Stored data:
⁂
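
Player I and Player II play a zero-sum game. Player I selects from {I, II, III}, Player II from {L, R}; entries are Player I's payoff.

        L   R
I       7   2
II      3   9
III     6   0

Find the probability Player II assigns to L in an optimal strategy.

Row minima: I → 2, II → 3, III → 0; maximin = 3.
Column maxima: L → 7, R → 9; minimax = 7.
3 ≠ 7, so there is no saddle point; optimal play is mixed.
III is strictly dominated by I, so Player I never plays it.
On the remaining 2×2 (I, II vs L, R):
Let Player I play I with probability p. Expected payoff against L: 7p + 3(1−p) = 4p + 3; against R: 2p + 9(1−p) = −7p + 9.
Setting these equal: 4p + 3 = −7p + 9 ⇒ 11p = 6 ⇒ p = 6/11, and the value is (4)·(6/11) + 3 = 57/11.
For Player II: with q = P(L), equating I's and II's payoffs gives 5q + 2 = −6q + 9 ⇒ q = 7/11.

7/11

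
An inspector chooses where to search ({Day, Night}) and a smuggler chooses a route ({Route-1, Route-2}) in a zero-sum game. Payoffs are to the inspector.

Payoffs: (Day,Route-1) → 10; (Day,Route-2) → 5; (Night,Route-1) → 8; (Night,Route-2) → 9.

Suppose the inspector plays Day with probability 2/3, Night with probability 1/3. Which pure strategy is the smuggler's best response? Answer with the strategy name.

Route-2

If the smuggler plays Route-1, the inspector's expected payoff is (2/3)·10 + (1/3)·8 = 28/3.
If the smuggler plays Route-2, the inspector's expected payoff is (2/3)·5 + (1/3)·9 = 19/3.
The smuggler minimizes the inspector's payoff; the smallest is 19/3, so the best response is Route-2.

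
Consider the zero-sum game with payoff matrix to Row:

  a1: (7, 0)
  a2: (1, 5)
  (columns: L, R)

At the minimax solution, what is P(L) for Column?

5/11

Row minima: a1 → 0, a2 → 1; maximin = 1.
Column maxima: L → 7, R → 5; minimax = 5.
1 ≠ 5, so there is no saddle point; optimal play is mixed.
Let Row play a1 with probability p. Expected payoff against L: 7p + 1(1−p) = 6p + 1; against R: 0p + 5(1−p) = −5p + 5.
Setting these equal: 6p + 1 = −5p + 5 ⇒ 11p = 4 ⇒ p = 4/11, and the value is (6)·(4/11) + 1 = 35/11.
For Column: with q = P(L), equating a1's and a2's payoffs gives 7q = −4q + 5 ⇒ q = 5/11.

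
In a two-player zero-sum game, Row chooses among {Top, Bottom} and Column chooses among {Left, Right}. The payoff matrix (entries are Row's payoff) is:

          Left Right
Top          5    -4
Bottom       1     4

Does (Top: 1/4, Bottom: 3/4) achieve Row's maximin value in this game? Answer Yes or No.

Against Left this mix gives (1/4)·5 + (3/4)·1 = 2.
Against Right this mix gives (1/4)·(-4) + (3/4)·4 = 2.
All of Column's active replies (Left, Right) yield 2, and no column does worse for Row. The mix makes Column indifferent and guarantees 2, so it is optimal.

Yes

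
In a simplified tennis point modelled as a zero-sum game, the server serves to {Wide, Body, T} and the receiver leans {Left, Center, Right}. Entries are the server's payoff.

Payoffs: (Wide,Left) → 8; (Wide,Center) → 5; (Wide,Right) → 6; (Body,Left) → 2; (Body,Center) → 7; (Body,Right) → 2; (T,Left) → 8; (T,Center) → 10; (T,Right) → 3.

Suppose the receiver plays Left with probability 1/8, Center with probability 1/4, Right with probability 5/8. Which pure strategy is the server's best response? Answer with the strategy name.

Wide

Expected payoff of Wide: (1/8)·8 + (1/4)·5 + (5/8)·6 = 6.
Expected payoff of Body: (1/8)·2 + (1/4)·7 + (5/8)·2 = 13/4.
Expected payoff of T: (1/8)·8 + (1/4)·10 + (5/8)·3 = 43/8.
The largest is 6, so the server's best response is Wide.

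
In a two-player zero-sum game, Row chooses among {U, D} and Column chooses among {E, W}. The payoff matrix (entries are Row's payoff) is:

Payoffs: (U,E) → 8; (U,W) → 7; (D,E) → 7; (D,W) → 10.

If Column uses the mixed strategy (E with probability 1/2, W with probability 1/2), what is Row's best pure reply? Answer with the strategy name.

D

Expected payoff of U: (1/2)·8 + (1/2)·7 = 15/2.
Expected payoff of D: (1/2)·7 + (1/2)·10 = 17/2.
The largest is 17/2, so Row's best response is D.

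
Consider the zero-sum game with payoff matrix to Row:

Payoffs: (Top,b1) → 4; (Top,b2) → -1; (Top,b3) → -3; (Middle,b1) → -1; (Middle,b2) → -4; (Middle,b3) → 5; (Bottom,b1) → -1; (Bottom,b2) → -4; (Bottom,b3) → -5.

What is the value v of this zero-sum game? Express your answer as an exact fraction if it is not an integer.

-17/11

Row minima: Top → -3, Middle → -4, Bottom → -5; maximin = -3.
Column maxima: b1 → 4, b2 → -1, b3 → 5; minimax = -1.
-3 ≠ -1, so there is no saddle point; optimal play is mixed.
Bottom is strictly dominated by Top, so Row never plays it.
b1 is strictly dominated by b2 (it gives Row strictly more in every row), so Column never plays it.
On the remaining 2×2 (Top, Middle vs b2, b3):
Let Row play Top with probability p. Expected payoff against b2: (-1)p + (-4)(1−p) = 3p − 4; against b3: (-3)p + 5(1−p) = −8p + 5.
Setting these equal: 3p − 4 = −8p + 5 ⇒ 11p = 9 ⇒ p = 9/11, and the value is (3)·(9/11) − 4 = -17/11.
For Column: with q = P(b2), equating Top's and Middle's payoffs gives 2q − 3 = −9q + 5 ⇒ q = 8/11.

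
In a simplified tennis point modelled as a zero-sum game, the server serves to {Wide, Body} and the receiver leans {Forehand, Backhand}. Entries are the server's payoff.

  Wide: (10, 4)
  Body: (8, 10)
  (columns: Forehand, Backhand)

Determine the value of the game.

Row minima: Wide → 4, Body → 8; maximin = 8.
Column maxima: Forehand → 10, Backhand → 10; minimax = 10.
8 ≠ 10, so there is no saddle point; optimal play is mixed.
Let the server play Wide with probability p. Expected payoff against Forehand: 10p + 8(1−p) = 2p + 8; against Backhand: 4p + 10(1−p) = −6p + 10.
Setting these equal: 2p + 8 = −6p + 10 ⇒ 8p = 2 ⇒ p = 1/4, and the value is (2)·(1/4) + 8 = 17/2.
For the receiver: with q = P(Forehand), equating Wide's and Body's payoffs gives 6q + 4 = −2q + 10 ⇒ q = 3/4.

17/2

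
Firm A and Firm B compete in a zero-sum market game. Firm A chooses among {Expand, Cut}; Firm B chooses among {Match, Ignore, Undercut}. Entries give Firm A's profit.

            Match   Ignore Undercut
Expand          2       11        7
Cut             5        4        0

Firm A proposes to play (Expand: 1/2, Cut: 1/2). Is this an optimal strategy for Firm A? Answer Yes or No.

Against Match this mix gives (1/2)·2 + (1/2)·5 = 7/2.
Against Ignore this mix gives (1/2)·11 + (1/2)·4 = 15/2.
Against Undercut this mix gives (1/2)·7 + (1/2)·0 = 7/2.
All of Firm B's active replies (Match, Undercut) yield 7/2, and no column does worse for Firm A. The mix makes Firm B indifferent and guarantees 7/2, so it is optimal.

Yes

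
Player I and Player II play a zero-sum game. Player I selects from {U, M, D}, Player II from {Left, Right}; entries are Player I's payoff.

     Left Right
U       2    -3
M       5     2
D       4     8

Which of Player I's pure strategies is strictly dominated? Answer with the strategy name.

M gives a strictly higher payoff than U against every column: 5 > 2, 2 > -3.
So U is strictly dominated and Player I never plays it.

U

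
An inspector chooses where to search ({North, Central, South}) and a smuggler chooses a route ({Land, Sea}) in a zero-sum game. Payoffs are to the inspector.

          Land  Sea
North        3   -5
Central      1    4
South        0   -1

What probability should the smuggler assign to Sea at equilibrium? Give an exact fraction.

2/11

Row minima: North → -5, Central → 1, South → -1; maximin = 1.
Column maxima: Land → 3, Sea → 4; minimax = 3.
1 ≠ 3, so there is no saddle point; optimal play is mixed.
South is strictly dominated by Central, so the inspector never plays it.
On the remaining 2×2 (North, Central vs Land, Sea):
Let the inspector play North with probability p. Expected payoff against Land: 3p + 1(1−p) = 2p + 1; against Sea: (-5)p + 4(1−p) = −9p + 4.
Setting these equal: 2p + 1 = −9p + 4 ⇒ 11p = 3 ⇒ p = 3/11, and the value is (2)·(3/11) + 1 = 17/11.
For the smuggler: with q = P(Land), equating North's and Central's payoffs gives 8q − 5 = −3q + 4 ⇒ q = 9/11.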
⁂
_Assignment_. Pull out all lines in the data above that include "columns".

_Answer area_.
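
  (columns: L, R)
  (columns: Forehand, Backhand)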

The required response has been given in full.